**Records provided**:
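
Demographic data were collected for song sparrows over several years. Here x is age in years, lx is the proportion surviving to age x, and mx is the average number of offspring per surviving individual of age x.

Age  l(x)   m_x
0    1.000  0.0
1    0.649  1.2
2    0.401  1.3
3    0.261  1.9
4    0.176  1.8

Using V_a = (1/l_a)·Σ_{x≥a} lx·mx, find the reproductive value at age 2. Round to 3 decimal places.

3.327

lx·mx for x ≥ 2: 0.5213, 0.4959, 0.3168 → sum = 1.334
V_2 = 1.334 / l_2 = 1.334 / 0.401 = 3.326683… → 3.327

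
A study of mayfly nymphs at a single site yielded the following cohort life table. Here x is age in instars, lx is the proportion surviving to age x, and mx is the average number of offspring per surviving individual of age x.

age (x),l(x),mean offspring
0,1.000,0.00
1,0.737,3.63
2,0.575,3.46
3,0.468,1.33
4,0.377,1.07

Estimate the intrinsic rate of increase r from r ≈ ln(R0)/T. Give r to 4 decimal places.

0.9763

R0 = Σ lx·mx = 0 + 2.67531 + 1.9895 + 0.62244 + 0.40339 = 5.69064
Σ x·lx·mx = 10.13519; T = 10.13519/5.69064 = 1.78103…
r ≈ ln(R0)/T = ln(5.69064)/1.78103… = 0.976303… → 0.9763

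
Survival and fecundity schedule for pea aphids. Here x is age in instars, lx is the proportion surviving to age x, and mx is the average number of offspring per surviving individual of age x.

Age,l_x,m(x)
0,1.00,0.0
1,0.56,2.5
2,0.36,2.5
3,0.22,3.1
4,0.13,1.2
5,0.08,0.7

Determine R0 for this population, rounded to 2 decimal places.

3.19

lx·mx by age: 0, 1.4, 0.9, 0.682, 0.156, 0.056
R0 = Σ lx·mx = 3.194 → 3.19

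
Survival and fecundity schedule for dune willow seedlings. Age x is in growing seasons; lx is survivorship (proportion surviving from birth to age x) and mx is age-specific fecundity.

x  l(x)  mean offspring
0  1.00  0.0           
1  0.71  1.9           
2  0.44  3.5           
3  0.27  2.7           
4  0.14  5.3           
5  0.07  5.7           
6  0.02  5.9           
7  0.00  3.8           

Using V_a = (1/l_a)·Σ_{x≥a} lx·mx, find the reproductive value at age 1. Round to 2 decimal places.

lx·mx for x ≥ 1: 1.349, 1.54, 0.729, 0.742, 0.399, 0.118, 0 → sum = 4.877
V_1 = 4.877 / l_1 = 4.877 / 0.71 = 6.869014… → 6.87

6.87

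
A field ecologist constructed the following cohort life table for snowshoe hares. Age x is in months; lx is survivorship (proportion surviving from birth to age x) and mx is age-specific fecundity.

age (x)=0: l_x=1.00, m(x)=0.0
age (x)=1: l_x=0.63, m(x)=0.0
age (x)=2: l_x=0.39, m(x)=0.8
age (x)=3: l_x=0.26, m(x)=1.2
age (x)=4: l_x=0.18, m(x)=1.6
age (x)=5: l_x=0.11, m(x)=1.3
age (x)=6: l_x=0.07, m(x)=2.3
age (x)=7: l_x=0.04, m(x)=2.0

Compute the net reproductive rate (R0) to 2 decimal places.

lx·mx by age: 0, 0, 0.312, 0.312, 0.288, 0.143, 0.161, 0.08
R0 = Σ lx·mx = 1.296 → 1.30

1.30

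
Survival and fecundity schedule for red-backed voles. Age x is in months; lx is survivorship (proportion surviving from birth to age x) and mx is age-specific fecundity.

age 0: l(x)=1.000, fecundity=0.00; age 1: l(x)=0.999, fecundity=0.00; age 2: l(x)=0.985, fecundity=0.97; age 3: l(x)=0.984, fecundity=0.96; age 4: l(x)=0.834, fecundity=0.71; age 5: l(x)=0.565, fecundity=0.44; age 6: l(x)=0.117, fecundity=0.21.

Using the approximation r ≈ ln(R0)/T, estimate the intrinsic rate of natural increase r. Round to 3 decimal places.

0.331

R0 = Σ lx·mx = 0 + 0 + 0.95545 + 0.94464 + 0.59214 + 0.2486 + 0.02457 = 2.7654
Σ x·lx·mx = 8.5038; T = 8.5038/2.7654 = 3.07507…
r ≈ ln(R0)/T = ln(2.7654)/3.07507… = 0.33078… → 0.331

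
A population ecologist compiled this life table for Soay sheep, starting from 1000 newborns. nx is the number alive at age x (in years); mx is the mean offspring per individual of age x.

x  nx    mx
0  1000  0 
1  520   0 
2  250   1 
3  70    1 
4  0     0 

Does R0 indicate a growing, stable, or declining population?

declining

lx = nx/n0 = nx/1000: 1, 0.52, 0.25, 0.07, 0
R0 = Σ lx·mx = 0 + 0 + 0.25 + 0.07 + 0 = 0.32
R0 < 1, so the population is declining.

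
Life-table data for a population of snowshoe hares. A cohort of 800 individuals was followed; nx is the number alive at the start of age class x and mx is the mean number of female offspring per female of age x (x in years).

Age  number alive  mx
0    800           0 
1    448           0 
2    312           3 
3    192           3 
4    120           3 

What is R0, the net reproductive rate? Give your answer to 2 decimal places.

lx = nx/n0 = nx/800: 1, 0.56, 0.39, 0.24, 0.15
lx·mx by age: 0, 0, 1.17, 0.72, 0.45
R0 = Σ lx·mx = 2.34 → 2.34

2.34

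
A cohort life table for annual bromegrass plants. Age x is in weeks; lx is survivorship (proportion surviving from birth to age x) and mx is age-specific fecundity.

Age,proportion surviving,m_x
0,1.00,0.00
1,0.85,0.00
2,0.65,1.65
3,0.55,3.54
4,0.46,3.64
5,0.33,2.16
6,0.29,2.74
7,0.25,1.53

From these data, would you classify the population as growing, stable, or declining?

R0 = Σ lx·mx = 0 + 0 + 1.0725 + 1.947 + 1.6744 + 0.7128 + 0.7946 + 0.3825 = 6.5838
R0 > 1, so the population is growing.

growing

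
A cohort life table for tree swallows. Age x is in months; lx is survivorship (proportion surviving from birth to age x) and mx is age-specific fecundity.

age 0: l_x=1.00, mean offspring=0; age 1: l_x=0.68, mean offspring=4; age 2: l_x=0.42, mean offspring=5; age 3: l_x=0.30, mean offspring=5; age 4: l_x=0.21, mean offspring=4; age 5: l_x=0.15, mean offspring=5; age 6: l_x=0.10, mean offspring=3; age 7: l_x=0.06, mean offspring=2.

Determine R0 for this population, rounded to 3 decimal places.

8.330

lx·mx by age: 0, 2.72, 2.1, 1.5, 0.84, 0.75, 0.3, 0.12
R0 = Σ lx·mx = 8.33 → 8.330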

**Your instructions**: From the first line of the listing above to the line with "4,0.377,1.07", please transcribe each line exactly, both ends included, and nothing beyond that.

**Reply**:
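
Demographic data were collected for song sparrows over several years. Here x is age in years, lx is the proportion surviving to age x, and mx is the average number of offspring per surviving individual of age x.

Age  l(x)   m_x
0    1.000  0.0
1    0.649  1.2
2    0.401  1.3
3    0.261  1.9
4    0.176  1.8

Using V_a = (1/l_a)·Σ_{x≥a} lx·mx, find the reproductive value at age 2. Round to 3 decimal places.

3.327

lx·mx for x ≥ 2: 0.5213, 0.4959, 0.3168 → sum = 1.334
V_2 = 1.334 / l_2 = 1.334 / 0.401 = 3.326683… → 3.327

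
A study of mayfly nymphs at a single site yielded the following cohort life table. Here x is age in instars, lx is the proportion surviving to age x, and mx is the average number of offspring per surviving individual of age x.

age (x),l(x),mean offspring
0,1.000,0.00
1,0.737,3.63
2,0.575,3.46
3,0.468,1.33
4,0.377,1.07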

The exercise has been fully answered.